Stored data:
+++

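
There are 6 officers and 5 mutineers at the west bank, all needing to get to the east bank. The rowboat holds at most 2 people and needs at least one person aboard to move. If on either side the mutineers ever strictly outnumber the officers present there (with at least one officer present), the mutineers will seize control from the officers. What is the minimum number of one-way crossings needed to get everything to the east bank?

19

Counting alone: each trip to the east bank takes at most 2 across and each return brings at least 1 back, so after t trips out (and t−1 returns) at most 2t − (t−1) of the 11 are across; that first reaches 11 at t = 10, so at least 19 crossings are needed.
The plan below uses exactly 19 crossings, so it is optimal:
1. 2 mutineers → the east bank.  (the west bank: 6O 3M; the east bank: 0O 2M)
2. 1 mutineer ← the west bank.  (the west bank: 6O 4M; the east bank: 0O 1M)
3. 2 mutineers → the east bank.  (the west bank: 6O 2M; the east bank: 0O 3M)
4. 1 mutineer ← the west bank.  (the west bank: 6O 3M; the east bank: 0O 2M)
5. 2 officers → the east bank.  (the west bank: 4O 3M; the east bank: 2O 2M)
6. 1 mutineer ← the west bank.  (the west bank: 4O 4M; the east bank: 2O 1M)
7. 1 officer and 1 mutineer → the east bank.  (the west bank: 3O 3M; the east bank: 3O 2M)
8. 1 officer ← the west bank.  (the west bank: 4O 3M; the east bank: 2O 2M)
9. 1 officer and 1 mutineer → the east bank.  (the west bank: 3O 2M; the east bank: 3O 3M)
10. 1 mutineer ← the west bank.  (the west bank: 3O 3M; the east bank: 3O 2M)
11. 1 officer and 1 mutineer → the east bank.  (the west bank: 2O 2M; the east bank: 4O 3M)
12. 1 officer ← the west bank.  (the west bank: 3O 2M; the east bank: 3O 3M)
13. 1 officer and 1 mutineer → the east bank.  (the west bank: 2O 1M; the east bank: 4O 4M)
14. 1 mutineer ← the west bank.  (the west bank: 2O 2M; the east bank: 4O 3M)
15. 1 officer and 1 mutineer → the east bank.  (the west bank: 1O 1M; the east bank: 5O 4M)
16. 1 officer ← the west bank.  (the west bank: 2O 1M; the east bank: 4O 4M)
17. 1 officer and 1 mutineer → the east bank.  (the west bank: 1O 0M; the east bank: 5O 5M)
18. 1 mutineer ← the west bank.  (the west bank: 1O 1M; the east bank: 5O 4M)
19. 1 officer and 1 mutineer → the east bank.  (the west bank: 0O 0M; the east bank: 6O 5M)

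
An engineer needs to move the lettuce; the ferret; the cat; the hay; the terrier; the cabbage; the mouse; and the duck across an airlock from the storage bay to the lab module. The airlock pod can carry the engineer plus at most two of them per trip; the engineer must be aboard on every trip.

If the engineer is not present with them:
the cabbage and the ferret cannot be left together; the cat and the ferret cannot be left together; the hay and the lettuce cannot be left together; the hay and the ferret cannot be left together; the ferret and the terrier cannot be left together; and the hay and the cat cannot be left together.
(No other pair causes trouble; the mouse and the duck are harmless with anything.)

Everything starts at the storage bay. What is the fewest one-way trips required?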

+++

Could you output all of the records above exactly as given?

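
There are 6 officers and 5 mutineers at the west bank, all needing to get to the east bank. The rowboat holds at most 2 people and needs at least one person aboard to move. If on either side the mutineers ever strictly outnumber the officers present there (with at least one officer present), the mutineers will seize control from the officers. What is the minimum number of one-way crossings needed to get everything to the east bank?

19

Counting alone: each trip to the east bank takes at most 2 across and each return brings at least 1 back, so after t trips out (and t−1 returns) at most 2t − (t−1) of the 11 are across; that first reaches 11 at t = 10, so at least 19 crossings are needed.
The plan below uses exactly 19 crossings, so it is optimal:
1. 2 mutineers → the east bank.  (the west bank: 6O 3M; the east bank: 0O 2M)
2. 1 mutineer ← the west bank.  (the west bank: 6O 4M; the east bank: 0O 1M)
3. 2 mutineers → the east bank.  (the west bank: 6O 2M; the east bank: 0O 3M)
4. 1 mutineer ← the west bank.  (the west bank: 6O 3M; the east bank: 0O 2M)
5. 2 officers → the east bank.  (the west bank: 4O 3M; the east bank: 2O 2M)
6. 1 mutineer ← the west bank.  (the west bank: 4O 4M; the east bank: 2O 1M)
7. 1 officer and 1 mutineer → the east bank.  (the west bank: 3O 3M; the east bank: 3O 2M)
8. 1 officer ← the west bank.  (the west bank: 4O 3M; the east bank: 2O 2M)
9. 1 officer and 1 mutineer → the east bank.  (the west bank: 3O 2M; the east bank: 3O 3M)
10. 1 mutineer ← the west bank.  (the west bank: 3O 3M; the east bank: 3O 2M)
11. 1 officer and 1 mutineer → the east bank.  (the west bank: 2O 2M; the east bank: 4O 3M)
12. 1 officer ← the west bank.  (the west bank: 3O 2M; the east bank: 3O 3M)
13. 1 officer and 1 mutineer → the east bank.  (the west bank: 2O 1M; the east bank: 4O 4M)
14. 1 mutineer ← the west bank.  (the west bank: 2O 2M; the east bank: 4O 3M)
15. 1 officer and 1 mutineer → the east bank.  (the west bank: 1O 1M; the east bank: 5O 4M)
16. 1 officer ← the west bank.  (the west bank: 2O 1M; the east bank: 4O 4M)
17. 1 officer and 1 mutineer → the east bank.  (the west bank: 1O 0M; the east bank: 5O 5M)
18. 1 mutineer ← the west bank.  (the west bank: 1O 1M; the east bank: 5O 4M)
19. 1 officer and 1 mutineer → the east bank.  (the west bank: 0O 0M; the east bank: 6O 5M)

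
An engineer needs to move the lettuce; the ferret; the cat; the hay; the terrier; the cabbage; the mouse; and the duck across an airlock from the storage bay to the lab module. The airlock pod can carry the engineer plus at most two of them per trip; the engineer must be aboard on every trip.

If the engineer is not present with them:
the cabbage and the ferret cannot be left together; the cat and the ferret cannot be left together; the hay and the lettuce cannot be left together; the hay and the ferret cannot be left together; the ferret and the terrier cannot be left together; and the hay and the cat cannot be left together.
(No other pair causes trouble; the mouse and the duck are harmless with anything.)

Everything starts at the storage bay. What is the fewest one-way trips required?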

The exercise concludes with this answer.